_WHAT IS BEING ASKED_
Pull out of the data below the stretch of lines bounded by the one containing "Let x1, x2, x3, x4, x5" and the one containing "- (16) j - n < 0", both bounds included, unchanged.

Dataset excerpts
━━━━

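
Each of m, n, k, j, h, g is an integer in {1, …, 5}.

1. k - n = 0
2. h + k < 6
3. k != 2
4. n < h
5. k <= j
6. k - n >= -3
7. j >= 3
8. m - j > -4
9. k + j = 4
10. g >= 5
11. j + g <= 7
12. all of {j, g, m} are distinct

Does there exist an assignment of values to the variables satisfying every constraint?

From constraint 7: j ≥ 3. From constraint 10: g ≥ 5. Hence j + g ≥ 8. But constraint 11 requires j + g ≤ 7, and 7 < 8. Contradiction.

Unsatisfiable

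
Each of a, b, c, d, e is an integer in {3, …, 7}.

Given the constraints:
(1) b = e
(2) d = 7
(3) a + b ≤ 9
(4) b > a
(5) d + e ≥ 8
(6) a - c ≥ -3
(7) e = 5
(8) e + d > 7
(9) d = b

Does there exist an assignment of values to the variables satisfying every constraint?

Unsatisfiable

Constraint 2 fixes d = 7 and constraint 7 fixes e = 5. Constraints 1 and 9 give d = b = e, so d = e. But 7 ≠ 5 — contradiction.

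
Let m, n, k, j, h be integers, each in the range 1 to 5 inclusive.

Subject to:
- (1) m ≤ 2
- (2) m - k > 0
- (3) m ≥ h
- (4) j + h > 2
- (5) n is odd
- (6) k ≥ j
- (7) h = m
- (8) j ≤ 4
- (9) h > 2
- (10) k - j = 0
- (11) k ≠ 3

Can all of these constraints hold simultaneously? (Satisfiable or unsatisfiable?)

Unsatisfiable

From constraint 9: h ≥ 3. From constraints 1 and 3: h ≤ m and m ≤ 2, so h ≤ 2. But 2 < 3, so no value of h works.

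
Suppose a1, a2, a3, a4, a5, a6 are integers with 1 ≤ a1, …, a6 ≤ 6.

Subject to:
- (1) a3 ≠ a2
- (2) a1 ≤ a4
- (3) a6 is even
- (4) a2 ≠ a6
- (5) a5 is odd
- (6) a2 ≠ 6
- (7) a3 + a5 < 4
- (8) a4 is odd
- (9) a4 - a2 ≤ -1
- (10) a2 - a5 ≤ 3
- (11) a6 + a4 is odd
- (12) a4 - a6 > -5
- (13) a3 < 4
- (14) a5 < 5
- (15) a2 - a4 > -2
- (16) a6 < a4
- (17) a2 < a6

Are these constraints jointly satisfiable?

Constraints 9, 16, and 17 give a2 < a6, a6 < a4, a4 < a2. Chaining: a2 < a6 < a4 < a2, which forces a2 < a2 — impossible.

Unsatisfiable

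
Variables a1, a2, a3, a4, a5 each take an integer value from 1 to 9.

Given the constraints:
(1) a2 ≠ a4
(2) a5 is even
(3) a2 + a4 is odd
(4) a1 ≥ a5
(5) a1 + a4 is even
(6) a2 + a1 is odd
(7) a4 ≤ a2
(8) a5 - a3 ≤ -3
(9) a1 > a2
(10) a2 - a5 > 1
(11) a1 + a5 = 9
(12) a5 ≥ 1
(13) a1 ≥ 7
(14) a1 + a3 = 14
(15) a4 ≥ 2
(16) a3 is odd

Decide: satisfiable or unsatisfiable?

Satisfiable

The assignment a1 = 7, a2 = 6, a3 = 7, a4 = 5, a5 = 2 works:
  constraint 8 holds since a5 - a3 = -5.
  constraint 10 holds since a2 - a5 = 4.
  constraint 11 holds since a1 + a5 = 9.
The rest check out directly.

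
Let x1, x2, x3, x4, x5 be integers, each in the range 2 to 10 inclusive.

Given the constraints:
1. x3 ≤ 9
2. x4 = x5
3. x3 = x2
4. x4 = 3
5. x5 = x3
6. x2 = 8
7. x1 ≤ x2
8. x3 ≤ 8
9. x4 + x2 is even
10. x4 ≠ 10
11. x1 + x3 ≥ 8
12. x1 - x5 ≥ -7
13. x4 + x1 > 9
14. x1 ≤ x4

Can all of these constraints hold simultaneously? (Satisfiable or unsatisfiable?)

Unsatisfiable

Constraint 4 fixes x4 = 3 and constraint 6 fixes x2 = 8. Constraints 2, 3, and 5 give x4 = x5 = x3 = x2, so x4 = x2. But 3 ≠ 8 — contradiction.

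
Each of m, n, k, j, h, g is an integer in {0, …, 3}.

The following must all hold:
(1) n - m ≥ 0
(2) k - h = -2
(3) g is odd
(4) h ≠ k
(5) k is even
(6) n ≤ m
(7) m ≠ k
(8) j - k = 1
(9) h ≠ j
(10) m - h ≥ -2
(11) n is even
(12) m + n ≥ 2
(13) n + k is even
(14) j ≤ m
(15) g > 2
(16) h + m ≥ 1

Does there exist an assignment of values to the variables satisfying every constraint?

Satisfiable

The assignment m = 2, n = 2, k = 0, j = 1, h = 2, g = 3 works:
  constraint 1 holds since n - m = 0.
  constraint 2 holds since k - h = -2.
  constraint 8 holds since j - k = 1.
The rest check out directly.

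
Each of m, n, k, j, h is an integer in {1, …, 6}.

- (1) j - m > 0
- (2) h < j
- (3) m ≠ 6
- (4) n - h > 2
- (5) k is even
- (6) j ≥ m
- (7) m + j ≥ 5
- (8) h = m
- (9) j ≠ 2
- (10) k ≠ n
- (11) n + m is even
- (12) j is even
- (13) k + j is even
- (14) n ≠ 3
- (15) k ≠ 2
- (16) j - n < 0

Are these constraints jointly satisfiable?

Try m = 1, n = 5, k = 4, j = 4, h = 1.
Check constraint 1: j - m = 3; constraint 4: n - h = 4; constraint 7: m + j = 5. The remaining constraints are straightforward to verify.

Satisfiable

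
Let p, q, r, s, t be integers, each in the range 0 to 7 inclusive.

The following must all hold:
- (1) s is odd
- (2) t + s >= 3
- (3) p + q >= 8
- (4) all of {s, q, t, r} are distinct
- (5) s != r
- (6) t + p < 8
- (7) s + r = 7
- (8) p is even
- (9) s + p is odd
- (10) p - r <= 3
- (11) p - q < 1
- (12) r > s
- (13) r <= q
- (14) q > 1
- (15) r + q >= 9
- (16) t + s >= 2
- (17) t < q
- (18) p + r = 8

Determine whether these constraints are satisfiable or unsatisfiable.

Setting (p, q, r, s, t) = (4, 5, 4, 3, 1) satisfies everything: constraint 2: t + s = 4; constraint 3: p + q = 9, and the others follow.

Satisfiable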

━━━━

_EXPECTED ANSWER_
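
Let x1, x2, x3, x4, x5 be integers, each in the range 2 to 10 inclusive.

Given the constraints:
1. x3 ≤ 9
2. x4 = x5
3. x3 = x2
4. x4 = 3
5. x5 = x3
6. x2 = 8
7. x1 ≤ x2
8. x3 ≤ 8
9. x4 + x2 is even
10. x4 ≠ 10
11. x1 + x3 ≥ 8
12. x1 - x5 ≥ -7
13. x4 + x1 > 9
14. x1 ≤ x4

Can all of these constraints hold simultaneously? (Satisfiable or unsatisfiable?)

Unsatisfiable

Constraint 4 fixes x4 = 3 and constraint 6 fixes x2 = 8. Constraints 2, 3, and 5 give x4 = x5 = x3 = x2, so x4 = x2. But 3 ≠ 8 — contradiction.

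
Each of m, n, k, j, h, g is an integer in {0, …, 3}.

The following must all hold:
(1) n - m ≥ 0
(2) k - h = -2
(3) g is odd
(4) h ≠ k
(5) k is even
(6) n ≤ m
(7) m ≠ k
(8) j - k = 1
(9) h ≠ j
(10) m - h ≥ -2
(11) n is even
(12) m + n ≥ 2
(13) n + k is even
(14) j ≤ m
(15) g > 2
(16) h + m ≥ 1

Does there exist an assignment of values to the variables satisfying every constraint?

Satisfiable

The assignment m = 2, n = 2, k = 0, j = 1, h = 2, g = 3 works:
  constraint 1 holds since n - m = 0.
  constraint 2 holds since k - h = -2.
  constraint 8 holds since j - k = 1.
The rest check out directly.

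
Each of m, n, k, j, h is an integer in {1, …, 6}.

- (1) j - m > 0
- (2) h < j
- (3) m ≠ 6
- (4) n - h > 2
- (5) k is even
- (6) j ≥ m
- (7) m + j ≥ 5
- (8) h = m
- (9) j ≠ 2
- (10) k ≠ n
- (11) n + m is even
- (12) j is even
- (13) k + j is even
- (14) n ≠ 3
- (15) k ≠ 2
- (16) j - n < 0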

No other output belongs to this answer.